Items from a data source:

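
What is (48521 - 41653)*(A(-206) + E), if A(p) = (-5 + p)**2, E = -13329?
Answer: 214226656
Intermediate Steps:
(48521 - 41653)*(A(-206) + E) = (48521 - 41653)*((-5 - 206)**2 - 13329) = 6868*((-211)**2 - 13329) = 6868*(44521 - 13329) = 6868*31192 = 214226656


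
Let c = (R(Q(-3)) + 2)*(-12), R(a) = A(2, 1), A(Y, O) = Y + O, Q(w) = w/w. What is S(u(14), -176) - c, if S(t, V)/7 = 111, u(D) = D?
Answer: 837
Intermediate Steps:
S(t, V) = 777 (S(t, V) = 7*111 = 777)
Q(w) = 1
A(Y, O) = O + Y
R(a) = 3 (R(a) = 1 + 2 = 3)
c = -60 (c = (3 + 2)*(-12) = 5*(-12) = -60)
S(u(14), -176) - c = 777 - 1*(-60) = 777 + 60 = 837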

==

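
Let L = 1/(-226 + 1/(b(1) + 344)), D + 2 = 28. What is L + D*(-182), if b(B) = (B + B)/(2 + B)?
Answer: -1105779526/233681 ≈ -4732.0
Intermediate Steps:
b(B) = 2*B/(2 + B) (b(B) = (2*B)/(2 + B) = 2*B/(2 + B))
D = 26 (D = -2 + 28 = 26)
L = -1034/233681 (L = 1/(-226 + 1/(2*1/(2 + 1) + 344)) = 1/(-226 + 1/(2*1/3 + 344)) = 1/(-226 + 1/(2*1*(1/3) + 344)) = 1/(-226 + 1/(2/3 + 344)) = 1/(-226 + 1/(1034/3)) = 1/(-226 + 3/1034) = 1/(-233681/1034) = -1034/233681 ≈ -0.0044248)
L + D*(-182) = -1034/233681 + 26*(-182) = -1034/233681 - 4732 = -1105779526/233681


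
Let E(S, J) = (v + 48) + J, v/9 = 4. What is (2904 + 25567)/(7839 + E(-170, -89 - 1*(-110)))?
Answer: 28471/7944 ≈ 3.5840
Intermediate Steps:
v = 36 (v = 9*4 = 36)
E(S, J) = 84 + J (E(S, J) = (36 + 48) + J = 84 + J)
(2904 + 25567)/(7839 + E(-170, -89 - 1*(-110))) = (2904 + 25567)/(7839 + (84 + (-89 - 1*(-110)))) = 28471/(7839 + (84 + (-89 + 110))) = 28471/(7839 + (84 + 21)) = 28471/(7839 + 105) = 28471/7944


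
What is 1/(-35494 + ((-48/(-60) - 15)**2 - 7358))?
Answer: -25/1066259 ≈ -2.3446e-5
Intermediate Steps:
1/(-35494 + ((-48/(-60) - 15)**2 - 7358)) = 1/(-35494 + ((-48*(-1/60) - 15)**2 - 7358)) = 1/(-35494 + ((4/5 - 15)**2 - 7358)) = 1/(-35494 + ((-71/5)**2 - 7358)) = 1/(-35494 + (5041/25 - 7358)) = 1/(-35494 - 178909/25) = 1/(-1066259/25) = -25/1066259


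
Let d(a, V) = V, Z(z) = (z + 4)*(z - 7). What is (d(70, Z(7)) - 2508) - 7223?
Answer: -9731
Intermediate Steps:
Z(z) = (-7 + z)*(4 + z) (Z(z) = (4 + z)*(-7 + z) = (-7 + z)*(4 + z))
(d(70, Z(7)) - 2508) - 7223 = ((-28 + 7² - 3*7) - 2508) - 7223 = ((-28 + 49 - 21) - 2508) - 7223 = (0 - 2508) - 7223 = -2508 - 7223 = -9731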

---

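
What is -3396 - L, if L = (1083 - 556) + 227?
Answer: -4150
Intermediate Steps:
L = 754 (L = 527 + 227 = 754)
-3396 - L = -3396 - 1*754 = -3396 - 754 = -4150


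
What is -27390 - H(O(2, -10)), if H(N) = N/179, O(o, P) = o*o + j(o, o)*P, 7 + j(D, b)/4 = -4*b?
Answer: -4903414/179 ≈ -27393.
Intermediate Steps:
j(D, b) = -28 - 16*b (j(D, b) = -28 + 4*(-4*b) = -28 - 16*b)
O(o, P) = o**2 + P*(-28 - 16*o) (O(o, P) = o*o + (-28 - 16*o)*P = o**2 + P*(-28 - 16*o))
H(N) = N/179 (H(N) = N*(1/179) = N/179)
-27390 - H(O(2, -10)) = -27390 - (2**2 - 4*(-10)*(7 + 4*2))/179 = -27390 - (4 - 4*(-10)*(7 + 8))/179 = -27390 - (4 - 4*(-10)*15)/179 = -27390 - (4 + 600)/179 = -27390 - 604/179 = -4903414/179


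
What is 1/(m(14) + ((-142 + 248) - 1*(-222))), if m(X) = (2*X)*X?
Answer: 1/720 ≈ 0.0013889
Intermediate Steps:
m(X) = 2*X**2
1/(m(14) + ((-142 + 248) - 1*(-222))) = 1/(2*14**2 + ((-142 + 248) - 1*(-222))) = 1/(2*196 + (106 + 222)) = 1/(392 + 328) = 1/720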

EXERCISE DESCRIPTION: Return from the data every line that holds "Answer".

TASK OUTPUT:
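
Answer: 214226656
Answer: 837
Answer: -1105779526/233681 ≈ -4732.0
Answer: 28471/7944 ≈ 3.5840
Answer: -25/1066259 ≈ -2.3446e-5
Answer: -9731
Answer: -4150
Answer: -4903414/179 ≈ -27393.
Answer: 1/720 ≈ 0.0013889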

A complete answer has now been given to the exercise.